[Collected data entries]
+ + +

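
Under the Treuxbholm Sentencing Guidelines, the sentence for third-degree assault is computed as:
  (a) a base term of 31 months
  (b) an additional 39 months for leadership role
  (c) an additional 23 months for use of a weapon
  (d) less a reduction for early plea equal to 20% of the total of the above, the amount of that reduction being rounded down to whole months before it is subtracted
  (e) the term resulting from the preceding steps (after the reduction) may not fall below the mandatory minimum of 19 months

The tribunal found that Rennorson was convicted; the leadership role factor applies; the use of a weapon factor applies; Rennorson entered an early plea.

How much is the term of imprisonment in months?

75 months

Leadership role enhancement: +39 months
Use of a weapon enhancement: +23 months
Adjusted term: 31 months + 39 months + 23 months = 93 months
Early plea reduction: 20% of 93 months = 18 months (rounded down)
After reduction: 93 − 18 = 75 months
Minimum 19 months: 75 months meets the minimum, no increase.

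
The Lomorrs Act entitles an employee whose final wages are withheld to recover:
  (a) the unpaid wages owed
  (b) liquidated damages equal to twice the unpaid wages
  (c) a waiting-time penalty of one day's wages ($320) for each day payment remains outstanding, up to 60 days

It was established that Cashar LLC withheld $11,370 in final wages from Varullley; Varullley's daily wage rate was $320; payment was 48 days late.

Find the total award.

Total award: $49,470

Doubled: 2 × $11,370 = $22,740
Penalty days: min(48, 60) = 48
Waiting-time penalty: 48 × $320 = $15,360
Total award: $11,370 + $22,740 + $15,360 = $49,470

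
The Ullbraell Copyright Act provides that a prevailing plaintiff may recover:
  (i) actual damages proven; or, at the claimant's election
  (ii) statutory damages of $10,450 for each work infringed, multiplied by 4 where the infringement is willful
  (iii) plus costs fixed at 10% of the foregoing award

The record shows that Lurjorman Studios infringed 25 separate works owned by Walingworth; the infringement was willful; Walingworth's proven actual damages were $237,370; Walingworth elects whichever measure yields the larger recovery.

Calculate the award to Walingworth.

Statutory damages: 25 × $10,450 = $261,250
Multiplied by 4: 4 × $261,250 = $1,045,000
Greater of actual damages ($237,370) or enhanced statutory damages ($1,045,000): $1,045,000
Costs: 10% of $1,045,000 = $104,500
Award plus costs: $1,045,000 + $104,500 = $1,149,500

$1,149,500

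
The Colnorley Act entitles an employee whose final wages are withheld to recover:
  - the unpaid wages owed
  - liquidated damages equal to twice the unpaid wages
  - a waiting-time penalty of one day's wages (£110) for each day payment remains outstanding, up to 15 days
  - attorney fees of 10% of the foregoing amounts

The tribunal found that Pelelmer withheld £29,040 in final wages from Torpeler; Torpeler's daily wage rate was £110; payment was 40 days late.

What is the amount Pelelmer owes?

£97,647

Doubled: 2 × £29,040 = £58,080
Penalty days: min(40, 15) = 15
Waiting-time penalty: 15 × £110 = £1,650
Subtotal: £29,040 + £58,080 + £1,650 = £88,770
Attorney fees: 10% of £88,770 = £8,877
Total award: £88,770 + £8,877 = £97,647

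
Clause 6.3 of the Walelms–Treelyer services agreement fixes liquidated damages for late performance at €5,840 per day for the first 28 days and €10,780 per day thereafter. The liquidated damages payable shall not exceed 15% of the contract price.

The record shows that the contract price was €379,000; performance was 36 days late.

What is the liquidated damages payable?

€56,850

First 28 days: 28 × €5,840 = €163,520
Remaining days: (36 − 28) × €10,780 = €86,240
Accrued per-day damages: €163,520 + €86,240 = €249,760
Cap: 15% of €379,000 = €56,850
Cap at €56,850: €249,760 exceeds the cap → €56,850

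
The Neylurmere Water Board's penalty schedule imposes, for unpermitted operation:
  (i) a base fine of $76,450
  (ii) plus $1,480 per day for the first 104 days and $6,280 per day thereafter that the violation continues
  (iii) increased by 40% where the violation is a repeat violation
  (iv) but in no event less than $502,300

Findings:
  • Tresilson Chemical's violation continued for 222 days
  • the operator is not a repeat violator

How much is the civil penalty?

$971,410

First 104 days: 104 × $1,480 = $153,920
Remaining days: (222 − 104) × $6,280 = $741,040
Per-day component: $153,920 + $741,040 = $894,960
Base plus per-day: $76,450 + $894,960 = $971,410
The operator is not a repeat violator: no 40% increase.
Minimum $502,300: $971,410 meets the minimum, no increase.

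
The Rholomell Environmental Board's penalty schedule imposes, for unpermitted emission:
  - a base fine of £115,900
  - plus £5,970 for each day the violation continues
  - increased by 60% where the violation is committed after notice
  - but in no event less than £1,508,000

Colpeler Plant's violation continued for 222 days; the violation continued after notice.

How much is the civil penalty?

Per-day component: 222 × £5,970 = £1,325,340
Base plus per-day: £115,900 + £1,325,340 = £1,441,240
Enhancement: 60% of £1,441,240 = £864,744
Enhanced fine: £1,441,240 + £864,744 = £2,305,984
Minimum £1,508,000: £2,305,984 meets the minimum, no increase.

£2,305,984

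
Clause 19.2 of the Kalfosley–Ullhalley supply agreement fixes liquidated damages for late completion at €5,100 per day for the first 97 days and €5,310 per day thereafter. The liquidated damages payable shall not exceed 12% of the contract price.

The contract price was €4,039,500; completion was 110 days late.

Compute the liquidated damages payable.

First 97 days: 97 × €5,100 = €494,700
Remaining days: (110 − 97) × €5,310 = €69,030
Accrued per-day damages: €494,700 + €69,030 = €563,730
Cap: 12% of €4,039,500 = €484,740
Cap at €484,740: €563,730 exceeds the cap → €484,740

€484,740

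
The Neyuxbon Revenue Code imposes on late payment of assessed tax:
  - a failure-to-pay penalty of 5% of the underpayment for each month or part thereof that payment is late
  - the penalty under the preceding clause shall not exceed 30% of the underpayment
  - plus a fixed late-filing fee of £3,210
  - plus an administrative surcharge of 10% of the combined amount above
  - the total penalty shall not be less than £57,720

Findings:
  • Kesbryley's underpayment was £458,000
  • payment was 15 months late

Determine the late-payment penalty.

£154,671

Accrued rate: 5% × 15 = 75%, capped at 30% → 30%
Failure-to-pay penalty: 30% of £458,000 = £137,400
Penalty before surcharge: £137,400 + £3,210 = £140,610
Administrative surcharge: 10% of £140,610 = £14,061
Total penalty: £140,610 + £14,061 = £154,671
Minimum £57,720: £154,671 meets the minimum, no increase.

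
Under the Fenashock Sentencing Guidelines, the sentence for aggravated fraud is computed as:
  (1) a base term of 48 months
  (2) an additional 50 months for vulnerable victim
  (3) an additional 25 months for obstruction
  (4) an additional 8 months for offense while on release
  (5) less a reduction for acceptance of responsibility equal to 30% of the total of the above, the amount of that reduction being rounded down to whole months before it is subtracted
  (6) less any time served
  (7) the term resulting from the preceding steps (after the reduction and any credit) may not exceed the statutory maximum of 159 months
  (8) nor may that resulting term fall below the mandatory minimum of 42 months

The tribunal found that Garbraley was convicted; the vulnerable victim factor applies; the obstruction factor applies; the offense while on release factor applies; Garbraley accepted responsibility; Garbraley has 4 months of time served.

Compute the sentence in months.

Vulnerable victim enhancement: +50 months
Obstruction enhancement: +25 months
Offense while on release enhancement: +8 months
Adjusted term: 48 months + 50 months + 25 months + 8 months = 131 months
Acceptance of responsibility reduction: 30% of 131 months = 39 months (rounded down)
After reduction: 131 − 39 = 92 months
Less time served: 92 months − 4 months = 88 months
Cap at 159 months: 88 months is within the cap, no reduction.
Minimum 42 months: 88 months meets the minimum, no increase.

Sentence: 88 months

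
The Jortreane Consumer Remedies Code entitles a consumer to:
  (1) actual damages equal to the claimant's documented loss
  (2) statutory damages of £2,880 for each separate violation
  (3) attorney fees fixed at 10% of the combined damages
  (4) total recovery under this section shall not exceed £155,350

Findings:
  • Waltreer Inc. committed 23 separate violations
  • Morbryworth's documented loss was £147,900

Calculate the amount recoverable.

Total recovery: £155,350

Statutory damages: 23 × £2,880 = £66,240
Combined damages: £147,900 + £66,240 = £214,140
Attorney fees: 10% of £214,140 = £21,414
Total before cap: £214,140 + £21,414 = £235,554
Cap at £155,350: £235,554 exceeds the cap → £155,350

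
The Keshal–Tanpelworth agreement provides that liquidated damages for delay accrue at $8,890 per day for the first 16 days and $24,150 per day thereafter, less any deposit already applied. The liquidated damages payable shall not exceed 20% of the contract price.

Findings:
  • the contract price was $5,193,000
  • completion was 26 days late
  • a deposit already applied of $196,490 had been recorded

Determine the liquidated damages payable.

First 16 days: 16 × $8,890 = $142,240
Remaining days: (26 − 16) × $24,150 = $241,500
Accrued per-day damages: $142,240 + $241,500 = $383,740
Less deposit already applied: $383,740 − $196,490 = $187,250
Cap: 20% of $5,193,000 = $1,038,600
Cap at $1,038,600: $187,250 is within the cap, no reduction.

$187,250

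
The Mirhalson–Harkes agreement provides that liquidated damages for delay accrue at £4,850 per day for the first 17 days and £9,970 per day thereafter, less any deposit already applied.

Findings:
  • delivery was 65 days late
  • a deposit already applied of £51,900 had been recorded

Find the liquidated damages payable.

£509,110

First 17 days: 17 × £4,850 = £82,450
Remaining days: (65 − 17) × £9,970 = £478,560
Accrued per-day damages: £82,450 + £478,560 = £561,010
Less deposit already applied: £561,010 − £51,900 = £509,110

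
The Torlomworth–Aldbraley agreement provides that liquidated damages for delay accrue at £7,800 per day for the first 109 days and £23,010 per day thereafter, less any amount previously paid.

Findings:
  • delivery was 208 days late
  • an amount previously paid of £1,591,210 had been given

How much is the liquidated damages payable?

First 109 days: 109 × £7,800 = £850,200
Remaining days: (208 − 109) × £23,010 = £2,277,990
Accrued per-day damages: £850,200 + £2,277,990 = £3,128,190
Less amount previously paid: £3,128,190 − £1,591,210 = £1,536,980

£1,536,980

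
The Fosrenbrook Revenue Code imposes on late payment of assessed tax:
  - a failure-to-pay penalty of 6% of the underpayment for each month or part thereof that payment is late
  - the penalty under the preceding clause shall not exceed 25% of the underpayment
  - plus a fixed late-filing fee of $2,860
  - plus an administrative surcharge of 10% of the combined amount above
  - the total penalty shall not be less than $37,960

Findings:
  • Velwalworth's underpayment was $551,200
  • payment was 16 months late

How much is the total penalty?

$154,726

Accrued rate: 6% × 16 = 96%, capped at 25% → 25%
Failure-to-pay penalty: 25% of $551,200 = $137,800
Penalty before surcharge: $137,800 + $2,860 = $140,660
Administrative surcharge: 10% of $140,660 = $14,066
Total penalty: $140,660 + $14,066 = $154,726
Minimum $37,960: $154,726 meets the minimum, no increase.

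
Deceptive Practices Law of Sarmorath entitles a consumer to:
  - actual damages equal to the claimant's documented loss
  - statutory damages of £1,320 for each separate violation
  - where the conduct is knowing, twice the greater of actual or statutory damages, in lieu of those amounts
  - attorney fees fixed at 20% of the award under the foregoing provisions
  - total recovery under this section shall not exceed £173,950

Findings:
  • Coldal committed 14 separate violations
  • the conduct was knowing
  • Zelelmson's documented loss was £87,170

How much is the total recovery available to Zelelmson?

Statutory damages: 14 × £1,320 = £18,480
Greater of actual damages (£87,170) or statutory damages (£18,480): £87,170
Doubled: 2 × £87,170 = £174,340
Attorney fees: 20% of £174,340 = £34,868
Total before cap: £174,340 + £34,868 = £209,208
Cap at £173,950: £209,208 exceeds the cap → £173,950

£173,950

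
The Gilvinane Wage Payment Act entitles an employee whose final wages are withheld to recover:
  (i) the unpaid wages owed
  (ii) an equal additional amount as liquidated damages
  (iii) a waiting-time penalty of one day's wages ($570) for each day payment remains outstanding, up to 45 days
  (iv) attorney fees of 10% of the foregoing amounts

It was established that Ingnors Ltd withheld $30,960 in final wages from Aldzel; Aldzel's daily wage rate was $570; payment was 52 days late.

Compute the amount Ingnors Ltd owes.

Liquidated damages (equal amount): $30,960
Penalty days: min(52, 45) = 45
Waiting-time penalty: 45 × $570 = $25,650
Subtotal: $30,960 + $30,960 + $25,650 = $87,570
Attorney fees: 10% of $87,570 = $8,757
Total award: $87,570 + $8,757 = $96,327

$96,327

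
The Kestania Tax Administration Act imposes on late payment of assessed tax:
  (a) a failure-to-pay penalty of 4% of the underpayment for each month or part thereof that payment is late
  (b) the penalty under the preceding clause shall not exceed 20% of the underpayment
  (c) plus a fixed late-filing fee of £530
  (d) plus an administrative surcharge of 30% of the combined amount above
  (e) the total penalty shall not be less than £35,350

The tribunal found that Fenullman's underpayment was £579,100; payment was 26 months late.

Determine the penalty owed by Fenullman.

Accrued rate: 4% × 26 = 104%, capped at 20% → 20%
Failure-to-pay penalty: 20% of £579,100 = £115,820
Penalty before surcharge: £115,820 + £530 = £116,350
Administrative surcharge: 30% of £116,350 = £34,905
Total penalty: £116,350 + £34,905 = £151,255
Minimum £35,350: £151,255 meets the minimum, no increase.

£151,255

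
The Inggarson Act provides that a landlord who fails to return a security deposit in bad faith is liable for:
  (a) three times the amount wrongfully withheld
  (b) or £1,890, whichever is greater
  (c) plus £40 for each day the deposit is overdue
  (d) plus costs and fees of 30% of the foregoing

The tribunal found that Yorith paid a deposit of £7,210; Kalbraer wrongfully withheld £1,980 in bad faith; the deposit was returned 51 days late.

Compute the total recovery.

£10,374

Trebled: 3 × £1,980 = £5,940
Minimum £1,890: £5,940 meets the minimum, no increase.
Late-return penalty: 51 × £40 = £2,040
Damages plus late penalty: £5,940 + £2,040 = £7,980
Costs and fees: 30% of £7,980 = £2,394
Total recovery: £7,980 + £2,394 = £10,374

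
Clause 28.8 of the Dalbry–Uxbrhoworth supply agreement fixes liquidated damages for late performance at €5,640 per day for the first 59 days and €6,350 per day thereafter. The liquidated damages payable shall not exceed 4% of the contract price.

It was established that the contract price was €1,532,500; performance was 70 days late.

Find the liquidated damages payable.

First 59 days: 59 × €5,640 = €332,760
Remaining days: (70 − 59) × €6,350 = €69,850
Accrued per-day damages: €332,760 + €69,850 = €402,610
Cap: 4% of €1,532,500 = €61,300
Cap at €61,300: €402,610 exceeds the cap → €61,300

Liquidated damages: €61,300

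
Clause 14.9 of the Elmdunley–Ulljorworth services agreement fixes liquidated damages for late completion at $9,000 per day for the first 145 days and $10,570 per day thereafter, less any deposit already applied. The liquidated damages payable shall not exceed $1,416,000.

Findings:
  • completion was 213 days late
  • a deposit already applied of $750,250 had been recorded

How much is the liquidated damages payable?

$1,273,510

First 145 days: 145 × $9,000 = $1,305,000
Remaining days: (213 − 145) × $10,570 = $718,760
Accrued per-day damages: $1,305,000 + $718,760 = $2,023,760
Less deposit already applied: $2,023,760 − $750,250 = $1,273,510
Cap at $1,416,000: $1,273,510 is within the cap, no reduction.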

+ + +

Scan the records for the string "agreement" and show every line that contains it.

The answer
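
Clause 6.3 of the Walelms–Treelyer services agreement fixes liquidated damages for late performance at €5,840 per day for the first 28 days and €10,780 per day thereafter. The liquidated damages payable shall not exceed 15% of the contract price.
Clause 19.2 of the Kalfosley–Ullhalley supply agreement fixes liquidated damages for late completion at €5,100 per day for the first 97 days and €5,310 per day thereafter. The liquidated damages payable shall not exceed 12% of the contract price.
The Keshal–Tanpelworth agreement provides that liquidated damages for delay accrue at $8,890 per day for the first 16 days and $24,150 per day thereafter, less any deposit already applied. The liquidated damages payable shall not exceed 20% of the contract price.
The Mirhalson–Harkes agreement provides that liquidated damages for delay accrue at £4,850 per day for the first 17 days and £9,970 per day thereafter, less any deposit already applied.
The Torlomworth–Aldbraley agreement provides that liquidated damages for delay accrue at £7,800 per day for the first 109 days and £23,010 per day thereafter, less any amount previously paid.
Clause 28.8 of the Dalbry–Uxbrhoworth supply agreement fixes liquidated damages for late performance at €5,640 per day for the first 59 days and €6,350 per day thereafter. The liquidated damages payable shall not exceed 4% of the contract price.
Clause 14.9 of the Elmdunley–Ulljorworth services agreement fixes liquidated damages for late completion at $9,000 per day for the first 145 days and $10,570 per day thereafter, less any deposit already applied. The liquidated damages payable shall not exceed $1,416,000.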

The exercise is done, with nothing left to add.